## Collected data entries
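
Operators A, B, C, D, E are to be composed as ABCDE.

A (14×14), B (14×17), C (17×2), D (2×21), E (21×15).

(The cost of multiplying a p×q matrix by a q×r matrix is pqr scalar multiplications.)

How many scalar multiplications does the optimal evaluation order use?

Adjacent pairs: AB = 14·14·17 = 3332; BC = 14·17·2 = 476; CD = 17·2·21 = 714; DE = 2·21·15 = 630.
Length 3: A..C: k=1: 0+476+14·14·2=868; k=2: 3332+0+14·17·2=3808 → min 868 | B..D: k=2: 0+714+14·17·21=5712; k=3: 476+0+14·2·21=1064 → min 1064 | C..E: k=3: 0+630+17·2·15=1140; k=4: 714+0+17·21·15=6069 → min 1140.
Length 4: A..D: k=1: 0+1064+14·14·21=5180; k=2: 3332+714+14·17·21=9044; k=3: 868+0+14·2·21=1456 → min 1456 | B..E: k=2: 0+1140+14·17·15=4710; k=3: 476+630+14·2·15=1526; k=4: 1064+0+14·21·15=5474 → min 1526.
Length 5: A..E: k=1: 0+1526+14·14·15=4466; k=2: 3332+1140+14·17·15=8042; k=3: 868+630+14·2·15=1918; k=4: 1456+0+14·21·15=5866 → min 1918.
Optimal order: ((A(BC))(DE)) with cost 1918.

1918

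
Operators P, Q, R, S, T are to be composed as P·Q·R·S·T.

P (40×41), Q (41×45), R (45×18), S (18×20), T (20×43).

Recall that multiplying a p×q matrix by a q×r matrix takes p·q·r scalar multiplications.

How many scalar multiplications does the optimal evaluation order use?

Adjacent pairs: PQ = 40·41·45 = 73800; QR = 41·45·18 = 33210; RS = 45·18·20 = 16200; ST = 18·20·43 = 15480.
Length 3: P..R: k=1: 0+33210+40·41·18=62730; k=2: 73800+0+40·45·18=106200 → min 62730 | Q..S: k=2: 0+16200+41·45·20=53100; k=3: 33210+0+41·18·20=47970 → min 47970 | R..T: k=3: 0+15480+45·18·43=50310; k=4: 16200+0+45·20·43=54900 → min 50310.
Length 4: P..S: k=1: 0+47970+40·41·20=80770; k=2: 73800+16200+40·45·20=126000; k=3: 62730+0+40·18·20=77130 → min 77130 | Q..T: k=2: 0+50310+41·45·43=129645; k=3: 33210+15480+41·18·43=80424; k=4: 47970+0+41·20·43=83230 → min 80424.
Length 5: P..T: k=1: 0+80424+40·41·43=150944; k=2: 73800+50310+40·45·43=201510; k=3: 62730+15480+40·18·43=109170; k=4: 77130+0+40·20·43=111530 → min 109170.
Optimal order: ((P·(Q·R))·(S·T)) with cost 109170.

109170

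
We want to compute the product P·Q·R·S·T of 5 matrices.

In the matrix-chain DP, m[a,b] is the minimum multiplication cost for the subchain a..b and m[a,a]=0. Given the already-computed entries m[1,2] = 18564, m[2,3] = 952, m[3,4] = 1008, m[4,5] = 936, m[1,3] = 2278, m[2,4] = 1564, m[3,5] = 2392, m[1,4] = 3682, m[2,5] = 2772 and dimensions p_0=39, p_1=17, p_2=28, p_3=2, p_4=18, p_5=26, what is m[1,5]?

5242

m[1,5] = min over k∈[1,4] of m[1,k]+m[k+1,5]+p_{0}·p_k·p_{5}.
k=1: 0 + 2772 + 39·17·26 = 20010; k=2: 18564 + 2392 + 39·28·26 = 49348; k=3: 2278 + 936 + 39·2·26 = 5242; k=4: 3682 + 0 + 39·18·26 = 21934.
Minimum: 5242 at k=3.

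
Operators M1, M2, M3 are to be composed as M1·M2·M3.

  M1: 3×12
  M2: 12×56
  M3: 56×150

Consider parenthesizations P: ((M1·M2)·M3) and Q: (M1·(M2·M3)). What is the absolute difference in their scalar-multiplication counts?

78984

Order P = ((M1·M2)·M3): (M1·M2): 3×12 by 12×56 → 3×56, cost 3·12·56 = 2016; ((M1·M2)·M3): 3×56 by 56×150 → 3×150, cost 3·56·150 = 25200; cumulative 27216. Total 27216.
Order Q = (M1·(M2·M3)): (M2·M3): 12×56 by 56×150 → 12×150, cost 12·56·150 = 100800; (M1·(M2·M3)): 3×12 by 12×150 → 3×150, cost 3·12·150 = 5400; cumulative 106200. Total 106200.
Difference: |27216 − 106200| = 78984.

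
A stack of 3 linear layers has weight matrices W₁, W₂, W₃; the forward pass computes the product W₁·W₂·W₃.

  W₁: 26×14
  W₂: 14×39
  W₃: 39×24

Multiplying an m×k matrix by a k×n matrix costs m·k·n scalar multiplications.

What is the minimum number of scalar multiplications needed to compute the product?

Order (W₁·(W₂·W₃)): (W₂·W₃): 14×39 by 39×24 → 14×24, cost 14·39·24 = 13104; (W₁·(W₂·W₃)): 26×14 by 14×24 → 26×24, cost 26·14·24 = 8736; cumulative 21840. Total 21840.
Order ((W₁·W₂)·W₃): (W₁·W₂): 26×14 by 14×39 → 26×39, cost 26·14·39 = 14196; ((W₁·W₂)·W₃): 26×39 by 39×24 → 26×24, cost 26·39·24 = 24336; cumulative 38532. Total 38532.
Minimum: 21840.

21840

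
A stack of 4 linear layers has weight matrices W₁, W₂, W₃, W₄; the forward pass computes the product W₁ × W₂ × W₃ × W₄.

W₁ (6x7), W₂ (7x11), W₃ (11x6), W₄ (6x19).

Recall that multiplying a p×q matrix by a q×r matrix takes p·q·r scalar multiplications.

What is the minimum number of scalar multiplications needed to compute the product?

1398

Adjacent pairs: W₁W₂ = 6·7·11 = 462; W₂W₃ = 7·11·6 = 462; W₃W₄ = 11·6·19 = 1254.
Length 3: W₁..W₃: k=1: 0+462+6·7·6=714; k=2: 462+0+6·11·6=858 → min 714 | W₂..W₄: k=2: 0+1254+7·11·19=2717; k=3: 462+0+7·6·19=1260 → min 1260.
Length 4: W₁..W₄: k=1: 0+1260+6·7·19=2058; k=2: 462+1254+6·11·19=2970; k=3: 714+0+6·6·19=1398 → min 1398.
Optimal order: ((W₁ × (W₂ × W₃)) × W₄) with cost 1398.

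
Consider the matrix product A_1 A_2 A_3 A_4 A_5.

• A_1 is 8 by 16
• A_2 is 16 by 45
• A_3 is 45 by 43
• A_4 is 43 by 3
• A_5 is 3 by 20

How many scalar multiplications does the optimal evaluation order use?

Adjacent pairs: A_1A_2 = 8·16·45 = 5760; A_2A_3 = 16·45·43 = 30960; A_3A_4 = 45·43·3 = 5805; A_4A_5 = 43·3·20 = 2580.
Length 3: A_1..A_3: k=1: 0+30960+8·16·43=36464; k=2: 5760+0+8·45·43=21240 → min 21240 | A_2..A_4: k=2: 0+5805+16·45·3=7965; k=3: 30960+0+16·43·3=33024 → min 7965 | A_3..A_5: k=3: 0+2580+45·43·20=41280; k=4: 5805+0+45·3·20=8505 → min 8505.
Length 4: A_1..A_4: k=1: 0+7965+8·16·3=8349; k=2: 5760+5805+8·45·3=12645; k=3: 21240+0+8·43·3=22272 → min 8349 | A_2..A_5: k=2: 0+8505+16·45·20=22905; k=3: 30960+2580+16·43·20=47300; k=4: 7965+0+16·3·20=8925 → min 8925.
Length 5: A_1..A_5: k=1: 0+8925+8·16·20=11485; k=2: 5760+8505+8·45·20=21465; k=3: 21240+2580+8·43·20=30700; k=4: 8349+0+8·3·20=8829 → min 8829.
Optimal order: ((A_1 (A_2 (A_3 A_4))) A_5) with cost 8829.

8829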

## WHAT TO PRODUCE
Every entry must be quoted exactly as it appears above.

## OUTPUT BELOW
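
Operators A, B, C, D, E are to be composed as ABCDE.

A (14×14), B (14×17), C (17×2), D (2×21), E (21×15).

(The cost of multiplying a p×q matrix by a q×r matrix is pqr scalar multiplications.)

How many scalar multiplications does the optimal evaluation order use?

Adjacent pairs: AB = 14·14·17 = 3332; BC = 14·17·2 = 476; CD = 17·2·21 = 714; DE = 2·21·15 = 630.
Length 3: A..C: k=1: 0+476+14·14·2=868; k=2: 3332+0+14·17·2=3808 → min 868 | B..D: k=2: 0+714+14·17·21=5712; k=3: 476+0+14·2·21=1064 → min 1064 | C..E: k=3: 0+630+17·2·15=1140; k=4: 714+0+17·21·15=6069 → min 1140.
Length 4: A..D: k=1: 0+1064+14·14·21=5180; k=2: 3332+714+14·17·21=9044; k=3: 868+0+14·2·21=1456 → min 1456 | B..E: k=2: 0+1140+14·17·15=4710; k=3: 476+630+14·2·15=1526; k=4: 1064+0+14·21·15=5474 → min 1526.
Length 5: A..E: k=1: 0+1526+14·14·15=4466; k=2: 3332+1140+14·17·15=8042; k=3: 868+630+14·2·15=1918; k=4: 1456+0+14·21·15=5866 → min 1918.
Optimal order: ((A(BC))(DE)) with cost 1918.

1918

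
Operators P, Q, R, S, T are to be composed as P·Q·R·S·T.

P (40×41), Q (41×45), R (45×18), S (18×20), T (20×43).

Recall that multiplying a p×q matrix by a q×r matrix takes p·q·r scalar multiplications.

How many scalar multiplications does the optimal evaluation order use?

Adjacent pairs: PQ = 40·41·45 = 73800; QR = 41·45·18 = 33210; RS = 45·18·20 = 16200; ST = 18·20·43 = 15480.
Length 3: P..R: k=1: 0+33210+40·41·18=62730; k=2: 73800+0+40·45·18=106200 → min 62730 | Q..S: k=2: 0+16200+41·45·20=53100; k=3: 33210+0+41·18·20=47970 → min 47970 | R..T: k=3: 0+15480+45·18·43=50310; k=4: 16200+0+45·20·43=54900 → min 50310.
Length 4: P..S: k=1: 0+47970+40·41·20=80770; k=2: 73800+16200+40·45·20=126000; k=3: 62730+0+40·18·20=77130 → min 77130 | Q..T: k=2: 0+50310+41·45·43=129645; k=3: 33210+15480+41·18·43=80424; k=4: 47970+0+41·20·43=83230 → min 80424.
Length 5: P..T: k=1: 0+80424+40·41·43=150944; k=2: 73800+50310+40·45·43=201510; k=3: 62730+15480+40·18·43=109170; k=4: 77130+0+40·20·43=111530 → min 109170.
Optimal order: ((P·(Q·R))·(S·T)) with cost 109170.

109170

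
We want to compute the product P·Q·R·S·T of 5 matrices.

In the matrix-chain DP, m[a,b] is the minimum multiplication cost for the subchain a..b and m[a,a]=0. Given the already-computed entries m[1,2] = 18564, m[2,3] = 952, m[3,4] = 1008, m[4,5] = 936, m[1,3] = 2278, m[2,4] = 1564, m[3,5] = 2392, m[1,4] = 3682, m[2,5] = 2772 and dimensions p_0=39, p_1=17, p_2=28, p_3=2, p_4=18, p_5=26, what is m[1,5]?

5242

m[1,5] = min over k∈[1,4] of m[1,k]+m[k+1,5]+p_{0}·p_k·p_{5}.
k=1: 0 + 2772 + 39·17·26 = 20010; k=2: 18564 + 2392 + 39·28·26 = 49348; k=3: 2278 + 936 + 39·2·26 = 5242; k=4: 3682 + 0 + 39·18·26 = 21934.
Minimum: 5242 at k=3.

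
Operators M1, M2, M3 are to be composed as M1·M2·M3.

  M1: 3×12
  M2: 12×56
  M3: 56×150

Consider parenthesizations P: ((M1·M2)·M3) and Q: (M1·(M2·M3)). What is the absolute difference in their scalar-multiplication counts?

78984

Order P = ((M1·M2)·M3): (M1·M2): 3×12 by 12×56 → 3×56, cost 3·12·56 = 2016; ((M1·M2)·M3): 3×56 by 56×150 → 3×150, cost 3·56·150 = 25200; cumulative 27216. Total 27216.
Order Q = (M1·(M2·M3)): (M2·M3): 12×56 by 56×150 → 12×150, cost 12·56·150 = 100800; (M1·(M2·M3)): 3×12 by 12×150 → 3×150, cost 3·12·150 = 5400; cumulative 106200. Total 106200.
Difference: |27216 − 106200| = 78984.

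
A stack of 3 linear layers has weight matrices W₁, W₂, W₃; the forward pass computes the product W₁·W₂·W₃.

  W₁: 26×14
  W₂: 14×39
  W₃: 39×24

Multiplying an m×k matrix by a k×n matrix costs m·k·n scalar multiplications.

What is the minimum number of scalar multiplications needed to compute the product?

Order (W₁·(W₂·W₃)): (W₂·W₃): 14×39 by 39×24 → 14×24, cost 14·39·24 = 13104; (W₁·(W₂·W₃)): 26×14 by 14×24 → 26×24, cost 26·14·24 = 8736; cumulative 21840. Total 21840.
Order ((W₁·W₂)·W₃): (W₁·W₂): 26×14 by 14×39 → 26×39, cost 26·14·39 = 14196; ((W₁·W₂)·W₃): 26×39 by 39×24 → 26×24, cost 26·39·24 = 24336; cumulative 38532. Total 38532.
Minimum: 21840.

21840

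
A stack of 4 linear layers has weight matrices W₁, W₂, W₃, W₄; the forward pass computes the product W₁ × W₂ × W₃ × W₄.

W₁ (6x7), W₂ (7x11), W₃ (11x6), W₄ (6x19).

Recall that multiplying a p×q matrix by a q×r matrix takes p·q·r scalar multiplications.

What is the minimum number of scalar multiplications needed to compute the product?

1398

Adjacent pairs: W₁W₂ = 6·7·11 = 462; W₂W₃ = 7·11·6 = 462; W₃W₄ = 11·6·19 = 1254.
Length 3: W₁..W₃: k=1: 0+462+6·7·6=714; k=2: 462+0+6·11·6=858 → min 714 | W₂..W₄: k=2: 0+1254+7·11·19=2717; k=3: 462+0+7·6·19=1260 → min 1260.
Length 4: W₁..W₄: k=1: 0+1260+6·7·19=2058; k=2: 462+1254+6·11·19=2970; k=3: 714+0+6·6·19=1398 → min 1398.
Optimal order: ((W₁ × (W₂ × W₃)) × W₄) with cost 1398.

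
Consider the matrix product A_1 A_2 A_3 A_4 A_5.

• A_1 is 8 by 16
• A_2 is 16 by 45
• A_3 is 45 by 43
• A_4 is 43 by 3
• A_5 is 3 by 20

How many scalar multiplications does the optimal evaluation order use?

Adjacent pairs: A_1A_2 = 8·16·45 = 5760; A_2A_3 = 16·45·43 = 30960; A_3A_4 = 45·43·3 = 5805; A_4A_5 = 43·3·20 = 2580.
Length 3: A_1..A_3: k=1: 0+30960+8·16·43=36464; k=2: 5760+0+8·45·43=21240 → min 21240 | A_2..A_4: k=2: 0+5805+16·45·3=7965; k=3: 30960+0+16·43·3=33024 → min 7965 | A_3..A_5: k=3: 0+2580+45·43·20=41280; k=4: 5805+0+45·3·20=8505 → min 8505.
Length 4: A_1..A_4: k=1: 0+7965+8·16·3=8349; k=2: 5760+5805+8·45·3=12645; k=3: 21240+0+8·43·3=22272 → min 8349 | A_2..A_5: k=2: 0+8505+16·45·20=22905; k=3: 30960+2580+16·43·20=47300; k=4: 7965+0+16·3·20=8925 → min 8925.
Length 5: A_1..A_5: k=1: 0+8925+8·16·20=11485; k=2: 5760+8505+8·45·20=21465; k=3: 21240+2580+8·43·20=30700; k=4: 8349+0+8·3·20=8829 → min 8829.
Optimal order: ((A_1 (A_2 (A_3 A_4))) A_5) with cost 8829.

8829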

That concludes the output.